━━ Given data ━━

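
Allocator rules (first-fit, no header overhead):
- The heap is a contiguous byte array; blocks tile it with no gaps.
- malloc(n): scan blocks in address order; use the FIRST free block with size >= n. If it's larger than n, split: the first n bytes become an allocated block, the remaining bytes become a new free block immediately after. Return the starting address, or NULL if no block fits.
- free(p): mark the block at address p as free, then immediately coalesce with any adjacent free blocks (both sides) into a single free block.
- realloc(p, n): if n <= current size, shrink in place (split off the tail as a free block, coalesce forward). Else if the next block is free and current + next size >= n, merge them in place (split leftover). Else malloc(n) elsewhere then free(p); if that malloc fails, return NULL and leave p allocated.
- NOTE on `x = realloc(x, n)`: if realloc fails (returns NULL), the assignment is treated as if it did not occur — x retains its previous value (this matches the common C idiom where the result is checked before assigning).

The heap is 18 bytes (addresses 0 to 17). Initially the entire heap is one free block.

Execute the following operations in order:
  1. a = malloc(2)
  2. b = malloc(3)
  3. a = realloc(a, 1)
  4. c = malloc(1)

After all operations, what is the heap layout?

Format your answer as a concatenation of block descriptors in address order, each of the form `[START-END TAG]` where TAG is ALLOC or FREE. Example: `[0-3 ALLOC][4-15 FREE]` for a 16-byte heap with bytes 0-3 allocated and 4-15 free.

Op 1: a = malloc(2) -> a = 0; heap: [0-1 ALLOC][2-17 FREE]
Op 2: b = malloc(3) -> b = 2; heap: [0-1 ALLOC][2-4 ALLOC][5-17 FREE]
Op 3: a = realloc(a, 1) -> a = 0; heap: [0-0 ALLOC][1-1 FREE][2-4 ALLOC][5-17 FREE]
Op 4: c = malloc(1) -> c = 1; heap: [0-0 ALLOC][1-1 ALLOC][2-4 ALLOC][5-17 FREE]

Answer: [0-0 ALLOC][1-1 ALLOC][2-4 ALLOC][5-17 FREE]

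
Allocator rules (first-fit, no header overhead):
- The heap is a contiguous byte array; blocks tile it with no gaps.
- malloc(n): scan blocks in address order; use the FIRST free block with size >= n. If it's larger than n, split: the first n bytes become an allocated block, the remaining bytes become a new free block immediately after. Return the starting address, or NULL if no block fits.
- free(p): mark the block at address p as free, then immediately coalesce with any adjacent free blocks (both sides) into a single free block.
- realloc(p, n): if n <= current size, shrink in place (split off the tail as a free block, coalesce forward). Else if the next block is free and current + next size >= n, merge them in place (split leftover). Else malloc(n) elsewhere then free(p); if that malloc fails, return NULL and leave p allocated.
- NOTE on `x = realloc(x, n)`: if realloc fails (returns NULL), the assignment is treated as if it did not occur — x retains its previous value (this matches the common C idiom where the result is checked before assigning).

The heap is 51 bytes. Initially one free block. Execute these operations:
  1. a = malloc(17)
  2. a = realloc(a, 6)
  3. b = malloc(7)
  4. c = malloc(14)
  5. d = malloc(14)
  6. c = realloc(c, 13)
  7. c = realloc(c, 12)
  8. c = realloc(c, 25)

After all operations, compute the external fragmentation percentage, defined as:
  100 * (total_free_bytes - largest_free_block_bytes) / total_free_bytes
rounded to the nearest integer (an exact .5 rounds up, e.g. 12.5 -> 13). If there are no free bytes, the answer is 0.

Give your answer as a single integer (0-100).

Op 1: a = malloc(17) -> a = 0; heap: [0-16 ALLOC][17-50 FREE]
Op 2: a = realloc(a, 6) -> a = 0; heap: [0-5 ALLOC][6-50 FREE]
Op 3: b = malloc(7) -> b = 6; heap: [0-5 ALLOC][6-12 ALLOC][13-50 FREE]
Op 4: c = malloc(14) -> c = 13; heap: [0-5 ALLOC][6-12 ALLOC][13-26 ALLOC][27-50 FREE]
Op 5: d = malloc(14) -> d = 27; heap: [0-5 ALLOC][6-12 ALLOC][13-26 ALLOC][27-40 ALLOC][41-50 FREE]
Op 6: c = realloc(c, 13) -> c = 13; heap: [0-5 ALLOC][6-12 ALLOC][13-25 ALLOC][26-26 FREE][27-40 ALLOC][41-50 FREE]
Op 7: c = realloc(c, 12) -> c = 13; heap: [0-5 ALLOC][6-12 ALLOC][13-24 ALLOC][25-26 FREE][27-40 ALLOC][41-50 FREE]
Op 8: c = realloc(c, 25) -> NULL (c unchanged); heap: [0-5 ALLOC][6-12 ALLOC][13-24 ALLOC][25-26 FREE][27-40 ALLOC][41-50 FREE]
Free blocks: [2 10] total_free=12 largest=10 -> 100*(12-10)/12 = 200/12 ≈ 16.667 -> rounds to 17

Answer: 17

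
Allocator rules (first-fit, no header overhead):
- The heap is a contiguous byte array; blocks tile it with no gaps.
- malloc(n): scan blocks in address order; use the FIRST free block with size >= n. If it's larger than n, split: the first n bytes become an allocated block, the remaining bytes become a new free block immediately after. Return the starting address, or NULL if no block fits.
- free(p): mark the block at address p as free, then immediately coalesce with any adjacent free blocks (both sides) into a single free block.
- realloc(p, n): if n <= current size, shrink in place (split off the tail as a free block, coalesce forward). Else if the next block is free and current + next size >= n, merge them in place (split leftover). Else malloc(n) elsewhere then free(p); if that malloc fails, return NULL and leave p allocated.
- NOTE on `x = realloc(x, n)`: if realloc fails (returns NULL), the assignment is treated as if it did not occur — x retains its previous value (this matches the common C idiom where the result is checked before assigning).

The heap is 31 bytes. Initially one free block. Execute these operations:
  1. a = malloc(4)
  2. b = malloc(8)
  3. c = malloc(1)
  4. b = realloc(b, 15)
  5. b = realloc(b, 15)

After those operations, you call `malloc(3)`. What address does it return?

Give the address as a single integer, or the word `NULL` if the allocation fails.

Op 1: a = malloc(4) -> a = 0; heap: [0-3 ALLOC][4-30 FREE]
Op 2: b = malloc(8) -> b = 4; heap: [0-3 ALLOC][4-11 ALLOC][12-30 FREE]
Op 3: c = malloc(1) -> c = 12; heap: [0-3 ALLOC][4-11 ALLOC][12-12 ALLOC][13-30 FREE]
Op 4: b = realloc(b, 15) -> b = 13; heap: [0-3 ALLOC][4-11 FREE][12-12 ALLOC][13-27 ALLOC][28-30 FREE]
Op 5: b = realloc(b, 15) -> b = 13; heap: [0-3 ALLOC][4-11 FREE][12-12 ALLOC][13-27 ALLOC][28-30 FREE]
malloc(3): first-fit scan over [0-3 ALLOC][4-11 FREE][12-12 ALLOC][13-27 ALLOC][28-30 FREE] -> 4

Answer: 4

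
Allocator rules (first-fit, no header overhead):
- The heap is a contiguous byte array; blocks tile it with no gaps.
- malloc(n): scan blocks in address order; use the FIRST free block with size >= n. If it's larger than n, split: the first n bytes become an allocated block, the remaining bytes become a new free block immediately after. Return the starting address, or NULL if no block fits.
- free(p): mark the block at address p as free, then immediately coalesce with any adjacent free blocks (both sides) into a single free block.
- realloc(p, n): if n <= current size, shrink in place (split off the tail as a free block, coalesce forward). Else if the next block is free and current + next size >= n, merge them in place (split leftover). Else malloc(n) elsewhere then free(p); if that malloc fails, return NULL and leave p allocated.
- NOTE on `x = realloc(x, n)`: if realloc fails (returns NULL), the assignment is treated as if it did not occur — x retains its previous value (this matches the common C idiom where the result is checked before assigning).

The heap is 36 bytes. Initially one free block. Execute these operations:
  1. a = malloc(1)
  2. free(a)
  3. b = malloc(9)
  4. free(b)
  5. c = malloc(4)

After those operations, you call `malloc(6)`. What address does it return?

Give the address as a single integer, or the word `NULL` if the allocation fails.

Op 1: a = malloc(1) -> a = 0; heap: [0-0 ALLOC][1-35 FREE]
Op 2: free(a) -> (freed a); heap: [0-35 FREE]
Op 3: b = malloc(9) -> b = 0; heap: [0-8 ALLOC][9-35 FREE]
Op 4: free(b) -> (freed b); heap: [0-35 FREE]
Op 5: c = malloc(4) -> c = 0; heap: [0-3 ALLOC][4-35 FREE]
malloc(6): first-fit scan over [0-3 ALLOC][4-35 FREE] -> 4

Answer: 4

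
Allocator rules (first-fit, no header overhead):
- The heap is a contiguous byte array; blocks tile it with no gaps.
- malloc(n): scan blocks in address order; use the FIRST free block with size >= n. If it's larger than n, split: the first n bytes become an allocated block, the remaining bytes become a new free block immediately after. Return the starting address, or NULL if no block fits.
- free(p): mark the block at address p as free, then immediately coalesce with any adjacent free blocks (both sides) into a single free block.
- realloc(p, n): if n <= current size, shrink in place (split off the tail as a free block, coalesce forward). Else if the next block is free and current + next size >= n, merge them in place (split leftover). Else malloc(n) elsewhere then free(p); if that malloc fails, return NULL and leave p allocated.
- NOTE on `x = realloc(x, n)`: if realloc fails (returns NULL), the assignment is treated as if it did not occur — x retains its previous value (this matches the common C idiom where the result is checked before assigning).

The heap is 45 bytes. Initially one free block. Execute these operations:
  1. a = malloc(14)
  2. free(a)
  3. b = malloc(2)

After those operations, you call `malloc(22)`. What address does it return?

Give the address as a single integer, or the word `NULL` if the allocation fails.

Op 1: a = malloc(14) -> a = 0; heap: [0-13 ALLOC][14-44 FREE]
Op 2: free(a) -> (freed a); heap: [0-44 FREE]
Op 3: b = malloc(2) -> b = 0; heap: [0-1 ALLOC][2-44 FREE]
malloc(22): first-fit scan over [0-1 ALLOC][2-44 FREE] -> 2

Answer: 2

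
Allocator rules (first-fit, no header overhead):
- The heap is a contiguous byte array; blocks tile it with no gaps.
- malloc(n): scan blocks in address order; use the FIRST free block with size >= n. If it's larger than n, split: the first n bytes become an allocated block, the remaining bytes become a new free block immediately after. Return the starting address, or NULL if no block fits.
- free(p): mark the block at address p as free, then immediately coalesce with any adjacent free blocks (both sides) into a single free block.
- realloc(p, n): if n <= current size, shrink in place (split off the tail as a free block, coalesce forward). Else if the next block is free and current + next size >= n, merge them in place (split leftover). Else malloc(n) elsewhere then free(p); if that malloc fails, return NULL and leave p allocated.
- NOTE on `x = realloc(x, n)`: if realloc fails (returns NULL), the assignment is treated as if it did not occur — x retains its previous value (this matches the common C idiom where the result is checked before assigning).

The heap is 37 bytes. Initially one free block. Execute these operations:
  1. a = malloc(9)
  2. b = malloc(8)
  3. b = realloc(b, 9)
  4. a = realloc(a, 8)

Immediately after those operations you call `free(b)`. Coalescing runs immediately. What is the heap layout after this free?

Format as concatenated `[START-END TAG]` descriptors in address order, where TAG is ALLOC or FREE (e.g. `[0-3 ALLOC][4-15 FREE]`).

Answer: [0-7 ALLOC][8-36 FREE]

Derivation:
Op 1: a = malloc(9) -> a = 0; heap: [0-8 ALLOC][9-36 FREE]
Op 2: b = malloc(8) -> b = 9; heap: [0-8 ALLOC][9-16 ALLOC][17-36 FREE]
Op 3: b = realloc(b, 9) -> b = 9; heap: [0-8 ALLOC][9-17 ALLOC][18-36 FREE]
Op 4: a = realloc(a, 8) -> a = 0; heap: [0-7 ALLOC][8-8 FREE][9-17 ALLOC][18-36 FREE]
free(b): b = 9 -> block [9-17 ALLOC]; mark free, coalesce with adjacent free neighbors -> [0-7 ALLOC][8-36 FREE]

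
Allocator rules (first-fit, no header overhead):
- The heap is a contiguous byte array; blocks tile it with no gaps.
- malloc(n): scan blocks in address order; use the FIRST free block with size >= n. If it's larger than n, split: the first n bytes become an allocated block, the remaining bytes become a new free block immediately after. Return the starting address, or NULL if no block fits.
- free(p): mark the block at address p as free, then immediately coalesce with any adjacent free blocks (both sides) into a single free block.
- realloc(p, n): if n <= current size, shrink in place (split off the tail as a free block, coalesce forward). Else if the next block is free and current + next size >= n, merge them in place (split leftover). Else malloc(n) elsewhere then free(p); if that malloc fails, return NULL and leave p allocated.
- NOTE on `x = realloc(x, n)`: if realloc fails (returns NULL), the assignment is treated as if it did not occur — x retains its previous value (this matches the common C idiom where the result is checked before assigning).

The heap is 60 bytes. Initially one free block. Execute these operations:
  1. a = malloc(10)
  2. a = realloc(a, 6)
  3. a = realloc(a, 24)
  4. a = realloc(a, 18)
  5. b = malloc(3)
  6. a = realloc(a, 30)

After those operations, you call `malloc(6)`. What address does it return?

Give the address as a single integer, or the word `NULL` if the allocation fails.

Answer: 0

Derivation:
Op 1: a = malloc(10) -> a = 0; heap: [0-9 ALLOC][10-59 FREE]
Op 2: a = realloc(a, 6) -> a = 0; heap: [0-5 ALLOC][6-59 FREE]
Op 3: a = realloc(a, 24) -> a = 0; heap: [0-23 ALLOC][24-59 FREE]
Op 4: a = realloc(a, 18) -> a = 0; heap: [0-17 ALLOC][18-59 FREE]
Op 5: b = malloc(3) -> b = 18; heap: [0-17 ALLOC][18-20 ALLOC][21-59 FREE]
Op 6: a = realloc(a, 30) -> a = 21; heap: [0-17 FREE][18-20 ALLOC][21-50 ALLOC][51-59 FREE]
malloc(6): first-fit scan over [0-17 FREE][18-20 ALLOC][21-50 ALLOC][51-59 FREE] -> 0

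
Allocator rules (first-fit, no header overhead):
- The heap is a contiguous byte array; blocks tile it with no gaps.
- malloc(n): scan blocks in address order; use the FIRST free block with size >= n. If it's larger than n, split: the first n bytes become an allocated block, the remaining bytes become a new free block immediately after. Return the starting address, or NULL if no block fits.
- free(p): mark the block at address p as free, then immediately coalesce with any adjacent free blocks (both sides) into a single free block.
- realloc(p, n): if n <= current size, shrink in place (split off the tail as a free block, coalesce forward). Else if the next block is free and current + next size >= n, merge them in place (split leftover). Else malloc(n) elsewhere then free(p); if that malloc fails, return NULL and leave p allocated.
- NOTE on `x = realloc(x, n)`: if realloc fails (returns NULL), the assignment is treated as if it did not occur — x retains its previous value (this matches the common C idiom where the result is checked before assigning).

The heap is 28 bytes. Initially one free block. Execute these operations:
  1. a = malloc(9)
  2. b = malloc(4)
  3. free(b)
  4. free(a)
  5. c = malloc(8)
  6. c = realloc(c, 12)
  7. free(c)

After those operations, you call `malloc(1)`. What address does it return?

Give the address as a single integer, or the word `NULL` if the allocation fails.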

━━━

To do - Check each line above for the word "these", and copy the lines where it appears.

Task solution -
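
The heap is 51 bytes. Initially one free block. Execute these operations:
The heap is 31 bytes. Initially one free block. Execute these operations:
The heap is 36 bytes. Initially one free block. Execute these operations:
The heap is 45 bytes. Initially one free block. Execute these operations:
The heap is 37 bytes. Initially one free block. Execute these operations:
The heap is 60 bytes. Initially one free block. Execute these operations:
The heap is 28 bytes. Initially one free block. Execute these operations: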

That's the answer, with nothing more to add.